__WHAT YOU SHOULD DO__:
Transcribe the records that follow, keeping every word as it stands.

Collected data
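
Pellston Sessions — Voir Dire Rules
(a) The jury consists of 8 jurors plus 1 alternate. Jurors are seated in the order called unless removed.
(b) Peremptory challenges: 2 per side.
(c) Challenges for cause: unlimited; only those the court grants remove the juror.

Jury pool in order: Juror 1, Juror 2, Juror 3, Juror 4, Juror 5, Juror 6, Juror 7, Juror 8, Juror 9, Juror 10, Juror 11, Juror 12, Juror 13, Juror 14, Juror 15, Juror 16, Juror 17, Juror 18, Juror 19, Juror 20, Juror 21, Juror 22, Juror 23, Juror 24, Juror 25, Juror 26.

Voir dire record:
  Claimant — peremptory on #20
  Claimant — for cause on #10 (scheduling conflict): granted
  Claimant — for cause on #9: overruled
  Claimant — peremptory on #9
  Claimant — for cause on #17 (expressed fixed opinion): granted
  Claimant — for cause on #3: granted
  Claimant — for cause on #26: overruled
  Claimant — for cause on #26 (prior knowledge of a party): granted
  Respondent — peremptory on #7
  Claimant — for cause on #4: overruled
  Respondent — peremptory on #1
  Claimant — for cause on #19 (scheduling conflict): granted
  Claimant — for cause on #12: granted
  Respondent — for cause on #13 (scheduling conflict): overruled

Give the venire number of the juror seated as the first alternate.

Removed: #1, #3, #7, #9, #10, #12, #17, #19, #20, #26. (#4, #13 stay — for-cause denied.)
Filling seats in venire order through position 9: #2, #4, #5, #6, #8, #11, #13, #14, #15.
So alternate 1 is #15.

15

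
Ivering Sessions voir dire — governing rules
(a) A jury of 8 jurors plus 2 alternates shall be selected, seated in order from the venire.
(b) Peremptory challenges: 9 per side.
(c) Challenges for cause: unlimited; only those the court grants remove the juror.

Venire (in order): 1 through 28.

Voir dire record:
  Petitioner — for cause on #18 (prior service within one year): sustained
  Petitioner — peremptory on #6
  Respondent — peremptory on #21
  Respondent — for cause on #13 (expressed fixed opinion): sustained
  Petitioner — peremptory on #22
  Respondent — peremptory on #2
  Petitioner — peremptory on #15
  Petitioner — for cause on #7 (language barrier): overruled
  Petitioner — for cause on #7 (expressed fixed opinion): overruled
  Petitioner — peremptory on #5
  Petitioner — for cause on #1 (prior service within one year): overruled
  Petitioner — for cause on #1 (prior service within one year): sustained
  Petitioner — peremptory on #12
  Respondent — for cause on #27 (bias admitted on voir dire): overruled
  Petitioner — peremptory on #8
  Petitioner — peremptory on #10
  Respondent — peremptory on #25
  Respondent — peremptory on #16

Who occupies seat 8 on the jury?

19

Removed: #1, #2, #5, #6, #8, #10, #12, #13, #15, #16, #18, #21, #22, #25. (#7, #27 stay — for-cause denied.)
Filling seats in venire order through position 8: #3, #4, #7, #9, #11, #14, #17, #19.
So seat 8 is #19.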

__OUTPUT OF THE TASK__:
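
Pellston Sessions — Voir Dire Rules
(a) The jury consists of 8 jurors plus 1 alternate. Jurors are seated in the order called unless removed.
(b) Peremptory challenges: 2 per side.
(c) Challenges for cause: unlimited; only those the court grants remove the juror.

Jury pool in order: Juror 1, Juror 2, Juror 3, Juror 4, Juror 5, Juror 6, Juror 7, Juror 8, Juror 9, Juror 10, Juror 11, Juror 12, Juror 13, Juror 14, Juror 15, Juror 16, Juror 17, Juror 18, Juror 19, Juror 20, Juror 21, Juror 22, Juror 23, Juror 24, Juror 25, Juror 26.

Voir dire record:
  Claimant — peremptory on #20
  Claimant — for cause on #10 (scheduling conflict): granted
  Claimant — for cause on #9: overruled
  Claimant — peremptory on #9
  Claimant — for cause on #17 (expressed fixed opinion): granted
  Claimant — for cause on #3: granted
  Claimant — for cause on #26: overruled
  Claimant — for cause on #26 (prior knowledge of a party): granted
  Respondent — peremptory on #7
  Claimant — for cause on #4: overruled
  Respondent — peremptory on #1
  Claimant — for cause on #19 (scheduling conflict): granted
  Claimant — for cause on #12: granted
  Respondent — for cause on #13 (scheduling conflict): overruled

Give the venire number of the juror seated as the first alternate.

Removed: #1, #3, #7, #9, #10, #12, #17, #19, #20, #26. (#4, #13 stay — for-cause denied.)
Filling seats in venire order through position 9: #2, #4, #5, #6, #8, #11, #13, #14, #15.
So alternate 1 is #15.

15

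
Ivering Sessions voir dire — governing rules
(a) A jury of 8 jurors plus 2 alternates shall be selected, seated in order from the venire.
(b) Peremptory challenges: 9 per side.
(c) Challenges for cause: unlimited; only those the court grants remove the juror.

Venire (in order): 1 through 28.

Voir dire record:
  Petitioner — for cause on #18 (prior service within one year): sustained
  Petitioner — peremptory on #6
  Respondent — peremptory on #21
  Respondent — for cause on #13 (expressed fixed opinion): sustained
  Petitioner — peremptory on #22
  Respondent — peremptory on #2
  Petitioner — peremptory on #15
  Petitioner — for cause on #7 (language barrier): overruled
  Petitioner — for cause on #7 (expressed fixed opinion): overruled
  Petitioner — peremptory on #5
  Petitioner — for cause on #1 (prior service within one year): overruled
  Petitioner — for cause on #1 (prior service within one year): sustained
  Petitioner — peremptory on #12
  Respondent — for cause on #27 (bias admitted on voir dire): overruled
  Petitioner — peremptory on #8
  Petitioner — peremptory on #10
  Respondent — peremptory on #25
  Respondent — peremptory on #16

Who occupies seat 8 on the jury?

19

Removed: #1, #2, #5, #6, #8, #10, #12, #13, #15, #16, #18, #21, #22, #25. (#7, #27 stay — for-cause denied.)
Filling seats in venire order through position 8: #3, #4, #7, #9, #11, #14, #17, #19.
So seat 8 is #19.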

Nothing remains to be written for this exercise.